*Entries shown*.
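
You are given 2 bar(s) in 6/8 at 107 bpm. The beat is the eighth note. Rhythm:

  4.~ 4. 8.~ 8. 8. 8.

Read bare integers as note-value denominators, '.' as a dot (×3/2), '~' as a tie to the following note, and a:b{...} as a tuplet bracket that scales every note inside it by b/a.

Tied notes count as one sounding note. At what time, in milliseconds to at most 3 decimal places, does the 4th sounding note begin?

1. 0.0ms @ 0 + 3364.486ms (6)
2. 3364.486ms @ 6 + 1682.243ms (3)
3. 5046.729ms @ 9 + 841.121ms (3/2)
4. 5887.85ms @ 21/2 + 841.121ms (3/2)

note 4 onset = 21/2b = 5887.85ms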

*What needs to be done*. Your task is to reproduce each entry exactly.

*Task answer*.
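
You are given 2 bar(s) in 6/8 at 107 bpm. The beat is the eighth note. Rhythm:

  4.~ 4. 8.~ 8. 8. 8.

Read bare integers as note-value denominators, '.' as a dot (×3/2), '~' as a tie to the following note, and a:b{...} as a tuplet bracket that scales every note inside it by b/a.

Tied notes count as one sounding note. At what time, in milliseconds to at most 3 decimal places, does the 4th sounding note begin?

1. 0.0ms @ 0 + 3364.486ms (6)
2. 3364.486ms @ 6 + 1682.243ms (3)
3. 5046.729ms @ 9 + 841.121ms (3/2)
4. 5887.85ms @ 21/2 + 841.121ms (3/2)

note 4 onset = 21/2b = 5887.85ms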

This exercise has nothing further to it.